# [EXERCISE REQUIREMENTS]
Among the entries below, find the lines holding "sqrt" and copy them.
MATERIAL PROVIDED: Begin
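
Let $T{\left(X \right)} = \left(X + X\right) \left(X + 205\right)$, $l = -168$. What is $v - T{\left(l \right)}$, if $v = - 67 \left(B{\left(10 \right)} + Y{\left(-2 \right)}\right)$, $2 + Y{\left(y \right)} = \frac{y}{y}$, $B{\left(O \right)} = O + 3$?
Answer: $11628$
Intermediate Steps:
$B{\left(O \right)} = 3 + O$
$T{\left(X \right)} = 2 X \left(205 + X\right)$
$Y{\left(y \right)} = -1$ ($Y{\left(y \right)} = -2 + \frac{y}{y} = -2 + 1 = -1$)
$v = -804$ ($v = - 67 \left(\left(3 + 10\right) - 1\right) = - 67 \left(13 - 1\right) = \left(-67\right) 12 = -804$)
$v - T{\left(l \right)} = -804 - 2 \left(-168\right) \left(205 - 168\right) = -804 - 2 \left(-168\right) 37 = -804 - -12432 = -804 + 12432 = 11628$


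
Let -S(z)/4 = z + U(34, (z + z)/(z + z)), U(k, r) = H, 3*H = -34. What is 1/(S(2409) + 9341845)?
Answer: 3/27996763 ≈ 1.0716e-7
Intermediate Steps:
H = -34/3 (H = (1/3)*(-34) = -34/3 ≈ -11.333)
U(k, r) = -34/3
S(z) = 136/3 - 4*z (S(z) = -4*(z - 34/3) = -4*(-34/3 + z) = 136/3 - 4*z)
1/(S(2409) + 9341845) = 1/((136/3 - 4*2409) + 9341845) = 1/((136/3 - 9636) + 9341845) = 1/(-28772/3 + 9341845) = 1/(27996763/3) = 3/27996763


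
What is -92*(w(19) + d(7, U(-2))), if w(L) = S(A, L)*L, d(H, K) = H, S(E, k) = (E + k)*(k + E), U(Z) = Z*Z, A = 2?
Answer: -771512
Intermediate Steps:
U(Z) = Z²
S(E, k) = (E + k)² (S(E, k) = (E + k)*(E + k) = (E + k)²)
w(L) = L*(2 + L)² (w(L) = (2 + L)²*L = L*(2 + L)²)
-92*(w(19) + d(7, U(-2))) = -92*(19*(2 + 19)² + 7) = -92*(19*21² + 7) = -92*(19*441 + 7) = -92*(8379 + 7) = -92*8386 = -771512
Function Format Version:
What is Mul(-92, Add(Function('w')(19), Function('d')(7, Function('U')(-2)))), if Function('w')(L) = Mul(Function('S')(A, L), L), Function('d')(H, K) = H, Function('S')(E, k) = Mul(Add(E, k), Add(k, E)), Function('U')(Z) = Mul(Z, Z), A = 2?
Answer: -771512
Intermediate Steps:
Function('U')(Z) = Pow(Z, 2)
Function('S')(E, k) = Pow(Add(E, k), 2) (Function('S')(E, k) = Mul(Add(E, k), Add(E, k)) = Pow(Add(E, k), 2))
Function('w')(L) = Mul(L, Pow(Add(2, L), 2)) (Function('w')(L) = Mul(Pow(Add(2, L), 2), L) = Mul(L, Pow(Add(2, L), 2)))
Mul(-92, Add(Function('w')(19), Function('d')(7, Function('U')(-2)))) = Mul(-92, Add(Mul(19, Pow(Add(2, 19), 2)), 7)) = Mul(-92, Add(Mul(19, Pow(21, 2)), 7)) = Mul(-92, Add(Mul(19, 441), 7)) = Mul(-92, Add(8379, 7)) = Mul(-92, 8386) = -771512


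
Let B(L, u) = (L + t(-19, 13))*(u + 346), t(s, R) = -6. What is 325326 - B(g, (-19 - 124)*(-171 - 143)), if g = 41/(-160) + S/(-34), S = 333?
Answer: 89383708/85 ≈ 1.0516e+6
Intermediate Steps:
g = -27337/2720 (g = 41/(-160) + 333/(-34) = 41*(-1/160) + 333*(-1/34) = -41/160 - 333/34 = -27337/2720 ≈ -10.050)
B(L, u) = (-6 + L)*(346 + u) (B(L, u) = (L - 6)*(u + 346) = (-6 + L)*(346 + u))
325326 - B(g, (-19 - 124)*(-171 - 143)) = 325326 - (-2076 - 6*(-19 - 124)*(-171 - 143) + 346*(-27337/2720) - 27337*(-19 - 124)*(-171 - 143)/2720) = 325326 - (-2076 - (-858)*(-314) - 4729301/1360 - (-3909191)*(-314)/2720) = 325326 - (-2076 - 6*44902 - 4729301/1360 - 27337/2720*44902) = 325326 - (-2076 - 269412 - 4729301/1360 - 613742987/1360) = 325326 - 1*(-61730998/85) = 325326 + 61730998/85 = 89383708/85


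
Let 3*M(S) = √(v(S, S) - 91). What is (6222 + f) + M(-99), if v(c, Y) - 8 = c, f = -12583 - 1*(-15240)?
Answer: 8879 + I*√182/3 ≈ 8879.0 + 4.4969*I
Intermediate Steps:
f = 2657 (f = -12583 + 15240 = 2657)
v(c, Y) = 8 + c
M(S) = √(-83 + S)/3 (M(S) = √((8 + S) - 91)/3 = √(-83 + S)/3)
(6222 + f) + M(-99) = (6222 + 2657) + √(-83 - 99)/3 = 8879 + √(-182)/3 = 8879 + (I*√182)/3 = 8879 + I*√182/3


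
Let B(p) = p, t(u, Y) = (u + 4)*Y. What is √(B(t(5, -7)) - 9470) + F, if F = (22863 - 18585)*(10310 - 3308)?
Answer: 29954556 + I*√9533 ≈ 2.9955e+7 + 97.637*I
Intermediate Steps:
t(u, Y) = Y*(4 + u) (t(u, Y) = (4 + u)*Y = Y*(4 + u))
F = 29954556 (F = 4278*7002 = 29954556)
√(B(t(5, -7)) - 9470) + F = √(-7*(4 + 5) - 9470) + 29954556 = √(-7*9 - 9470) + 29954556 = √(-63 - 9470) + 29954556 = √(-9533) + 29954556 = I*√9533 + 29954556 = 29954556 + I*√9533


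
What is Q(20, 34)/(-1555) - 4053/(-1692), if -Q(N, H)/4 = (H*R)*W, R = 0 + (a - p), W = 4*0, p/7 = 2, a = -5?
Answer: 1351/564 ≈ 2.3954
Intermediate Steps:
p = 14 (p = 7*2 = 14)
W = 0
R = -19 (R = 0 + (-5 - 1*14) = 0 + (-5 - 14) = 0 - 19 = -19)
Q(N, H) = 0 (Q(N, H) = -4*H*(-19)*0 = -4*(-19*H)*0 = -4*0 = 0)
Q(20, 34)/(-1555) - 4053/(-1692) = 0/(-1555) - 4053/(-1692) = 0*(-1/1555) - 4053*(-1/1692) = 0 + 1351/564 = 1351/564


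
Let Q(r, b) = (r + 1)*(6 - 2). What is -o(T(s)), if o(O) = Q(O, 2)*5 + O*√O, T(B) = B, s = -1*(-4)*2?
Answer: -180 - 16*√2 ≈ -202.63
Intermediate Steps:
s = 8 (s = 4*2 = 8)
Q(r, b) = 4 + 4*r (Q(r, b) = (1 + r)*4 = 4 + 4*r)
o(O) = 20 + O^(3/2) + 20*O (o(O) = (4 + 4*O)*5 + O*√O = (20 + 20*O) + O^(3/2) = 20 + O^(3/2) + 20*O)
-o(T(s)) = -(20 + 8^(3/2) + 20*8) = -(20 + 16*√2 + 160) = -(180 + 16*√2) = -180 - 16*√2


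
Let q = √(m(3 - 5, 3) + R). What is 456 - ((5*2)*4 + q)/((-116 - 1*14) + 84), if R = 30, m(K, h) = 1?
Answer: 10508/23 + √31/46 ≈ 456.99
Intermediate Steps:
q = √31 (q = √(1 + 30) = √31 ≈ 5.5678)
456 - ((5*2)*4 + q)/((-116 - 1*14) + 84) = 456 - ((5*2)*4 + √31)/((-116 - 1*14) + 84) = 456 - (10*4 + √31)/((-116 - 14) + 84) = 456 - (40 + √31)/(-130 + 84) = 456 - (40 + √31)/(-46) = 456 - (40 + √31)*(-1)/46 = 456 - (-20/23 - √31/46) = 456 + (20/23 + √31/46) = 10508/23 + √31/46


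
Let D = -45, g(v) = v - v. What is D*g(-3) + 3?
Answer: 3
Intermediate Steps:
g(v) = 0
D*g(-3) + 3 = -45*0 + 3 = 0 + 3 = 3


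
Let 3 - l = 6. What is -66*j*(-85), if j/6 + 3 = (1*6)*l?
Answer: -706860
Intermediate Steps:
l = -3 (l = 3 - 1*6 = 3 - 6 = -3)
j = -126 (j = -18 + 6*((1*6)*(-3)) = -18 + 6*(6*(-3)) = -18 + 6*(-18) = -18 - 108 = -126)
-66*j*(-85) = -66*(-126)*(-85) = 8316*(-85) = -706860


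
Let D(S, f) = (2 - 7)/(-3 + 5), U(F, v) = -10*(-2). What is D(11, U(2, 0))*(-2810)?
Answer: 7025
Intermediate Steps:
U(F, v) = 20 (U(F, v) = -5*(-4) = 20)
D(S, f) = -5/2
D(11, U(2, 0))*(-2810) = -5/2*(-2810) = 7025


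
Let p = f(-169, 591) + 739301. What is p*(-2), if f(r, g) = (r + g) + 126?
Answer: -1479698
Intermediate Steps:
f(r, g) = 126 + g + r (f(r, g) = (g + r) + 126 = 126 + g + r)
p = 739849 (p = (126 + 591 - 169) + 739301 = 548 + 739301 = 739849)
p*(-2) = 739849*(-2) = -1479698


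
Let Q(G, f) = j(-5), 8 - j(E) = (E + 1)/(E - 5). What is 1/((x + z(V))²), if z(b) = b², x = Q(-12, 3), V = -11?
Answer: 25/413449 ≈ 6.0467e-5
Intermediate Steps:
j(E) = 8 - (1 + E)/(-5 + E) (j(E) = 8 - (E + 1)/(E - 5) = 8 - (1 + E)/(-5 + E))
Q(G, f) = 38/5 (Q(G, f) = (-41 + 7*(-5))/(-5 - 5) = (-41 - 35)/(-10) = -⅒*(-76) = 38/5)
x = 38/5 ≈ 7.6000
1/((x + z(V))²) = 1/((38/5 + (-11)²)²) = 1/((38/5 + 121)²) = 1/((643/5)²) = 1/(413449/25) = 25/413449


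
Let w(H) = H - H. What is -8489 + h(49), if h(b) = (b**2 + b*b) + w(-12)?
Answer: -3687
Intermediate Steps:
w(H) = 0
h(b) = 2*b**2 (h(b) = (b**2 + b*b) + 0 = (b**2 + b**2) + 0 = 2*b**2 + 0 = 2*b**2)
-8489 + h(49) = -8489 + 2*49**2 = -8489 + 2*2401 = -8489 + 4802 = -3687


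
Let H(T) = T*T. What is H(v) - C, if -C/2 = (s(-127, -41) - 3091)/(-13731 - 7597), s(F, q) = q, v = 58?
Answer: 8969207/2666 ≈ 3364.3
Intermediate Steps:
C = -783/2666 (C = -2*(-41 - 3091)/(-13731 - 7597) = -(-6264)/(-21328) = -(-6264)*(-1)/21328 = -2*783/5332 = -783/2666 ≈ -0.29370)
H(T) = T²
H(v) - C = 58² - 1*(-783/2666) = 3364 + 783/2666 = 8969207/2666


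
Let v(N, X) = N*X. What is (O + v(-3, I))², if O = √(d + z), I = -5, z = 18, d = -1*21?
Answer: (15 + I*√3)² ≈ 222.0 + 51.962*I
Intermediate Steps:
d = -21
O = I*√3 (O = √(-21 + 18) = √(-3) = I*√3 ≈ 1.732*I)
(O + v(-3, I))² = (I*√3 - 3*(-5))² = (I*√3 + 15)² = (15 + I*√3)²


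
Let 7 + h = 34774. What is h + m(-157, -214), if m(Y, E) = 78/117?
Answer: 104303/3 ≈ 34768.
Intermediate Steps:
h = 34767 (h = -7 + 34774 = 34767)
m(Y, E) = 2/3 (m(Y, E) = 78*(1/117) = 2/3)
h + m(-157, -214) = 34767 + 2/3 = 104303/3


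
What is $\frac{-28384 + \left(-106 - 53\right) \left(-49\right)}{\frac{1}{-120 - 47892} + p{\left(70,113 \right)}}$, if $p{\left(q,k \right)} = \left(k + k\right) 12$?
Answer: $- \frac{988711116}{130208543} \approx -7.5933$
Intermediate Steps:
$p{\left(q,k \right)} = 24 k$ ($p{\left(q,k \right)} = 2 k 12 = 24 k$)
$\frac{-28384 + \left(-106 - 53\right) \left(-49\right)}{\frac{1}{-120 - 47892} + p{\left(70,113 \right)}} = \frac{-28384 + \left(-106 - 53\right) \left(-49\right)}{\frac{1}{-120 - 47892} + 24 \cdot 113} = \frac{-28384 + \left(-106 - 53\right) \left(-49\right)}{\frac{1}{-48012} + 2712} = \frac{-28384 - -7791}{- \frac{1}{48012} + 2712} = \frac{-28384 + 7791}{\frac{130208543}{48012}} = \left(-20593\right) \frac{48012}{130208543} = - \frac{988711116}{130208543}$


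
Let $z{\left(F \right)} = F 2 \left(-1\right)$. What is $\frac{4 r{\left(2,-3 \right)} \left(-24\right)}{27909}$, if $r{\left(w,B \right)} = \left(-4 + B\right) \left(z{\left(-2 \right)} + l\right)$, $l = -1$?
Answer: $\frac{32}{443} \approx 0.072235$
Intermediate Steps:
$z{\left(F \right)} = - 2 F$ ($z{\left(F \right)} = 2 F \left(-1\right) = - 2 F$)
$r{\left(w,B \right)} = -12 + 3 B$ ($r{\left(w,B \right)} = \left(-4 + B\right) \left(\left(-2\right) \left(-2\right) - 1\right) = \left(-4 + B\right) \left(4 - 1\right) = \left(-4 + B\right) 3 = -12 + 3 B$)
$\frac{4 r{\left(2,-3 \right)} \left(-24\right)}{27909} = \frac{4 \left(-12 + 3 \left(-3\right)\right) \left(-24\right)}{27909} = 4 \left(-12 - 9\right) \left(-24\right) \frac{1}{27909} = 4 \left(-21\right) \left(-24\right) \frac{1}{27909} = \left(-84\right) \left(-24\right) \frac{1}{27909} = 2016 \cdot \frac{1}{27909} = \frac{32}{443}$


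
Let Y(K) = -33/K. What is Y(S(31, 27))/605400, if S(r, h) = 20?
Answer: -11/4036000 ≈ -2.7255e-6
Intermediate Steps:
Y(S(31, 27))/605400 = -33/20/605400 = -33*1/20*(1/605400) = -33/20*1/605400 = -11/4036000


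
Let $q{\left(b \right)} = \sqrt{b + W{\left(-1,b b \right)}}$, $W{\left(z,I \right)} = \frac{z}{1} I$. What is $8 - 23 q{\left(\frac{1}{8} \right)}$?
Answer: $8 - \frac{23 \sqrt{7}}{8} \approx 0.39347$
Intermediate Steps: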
MATERIAL PROVIDED: End
# [REPLY TO THE TASK]
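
Let $q{\left(b \right)} = \sqrt{b + W{\left(-1,b b \right)}}$, $W{\left(z,I \right)} = \frac{z}{1} I$. What is $8 - 23 q{\left(\frac{1}{8} \right)}$?
Answer: $8 - \frac{23 \sqrt{7}}{8} \approx 0.39347$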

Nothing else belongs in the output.